(PROBLEM): Repeat the listing beneath this line exactly, keeping every character.

··· MATERIAL SUPPLIED ···

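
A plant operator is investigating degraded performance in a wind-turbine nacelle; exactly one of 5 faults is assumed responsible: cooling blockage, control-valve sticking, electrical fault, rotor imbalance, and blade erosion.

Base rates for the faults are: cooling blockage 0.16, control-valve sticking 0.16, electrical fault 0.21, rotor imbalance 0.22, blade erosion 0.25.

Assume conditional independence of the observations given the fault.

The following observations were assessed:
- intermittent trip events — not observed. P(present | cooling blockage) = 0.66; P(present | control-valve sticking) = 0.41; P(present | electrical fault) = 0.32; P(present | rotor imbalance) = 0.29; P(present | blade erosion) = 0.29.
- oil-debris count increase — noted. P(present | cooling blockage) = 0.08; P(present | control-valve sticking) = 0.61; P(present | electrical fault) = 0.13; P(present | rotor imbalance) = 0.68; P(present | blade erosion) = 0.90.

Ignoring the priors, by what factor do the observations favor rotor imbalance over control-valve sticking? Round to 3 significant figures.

1.34

The Bayes factor is the ratio of the joint likelihoods of the evidence pattern under the two hypotheses (using 1 − P(present | H) for each absent observation).
  rotor imbalance: (1 − 0.29) × 0.68 = 0.4828
  control-valve sticking: (1 − 0.41) × 0.61 = 0.3599
Bayes factor = 0.4828 / 0.3599 ≈ 1.34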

···

(EXPECTED ANSWER):
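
A plant operator is investigating degraded performance in a wind-turbine nacelle; exactly one of 5 faults is assumed responsible: cooling blockage, control-valve sticking, electrical fault, rotor imbalance, and blade erosion.

Base rates for the faults are: cooling blockage 0.16, control-valve sticking 0.16, electrical fault 0.21, rotor imbalance 0.22, blade erosion 0.25.

Assume conditional independence of the observations given the fault.

The following observations were assessed:
- intermittent trip events — not observed. P(present | cooling blockage) = 0.66; P(present | control-valve sticking) = 0.41; P(present | electrical fault) = 0.32; P(present | rotor imbalance) = 0.29; P(present | blade erosion) = 0.29.
- oil-debris count increase — noted. P(present | cooling blockage) = 0.08; P(present | control-valve sticking) = 0.61; P(present | electrical fault) = 0.13; P(present | rotor imbalance) = 0.68; P(present | blade erosion) = 0.90.

Ignoring the priors, by what factor do the observations favor rotor imbalance over control-valve sticking? Round to 3 significant figures.

1.34

The Bayes factor is the ratio of the joint likelihoods of the evidence pattern under the two hypotheses (using 1 − P(present | H) for each absent observation).
  rotor imbalance: (1 − 0.29) × 0.68 = 0.4828
  control-valve sticking: (1 − 0.41) × 0.61 = 0.3599
Bayes factor = 0.4828 / 0.3599 ≈ 1.34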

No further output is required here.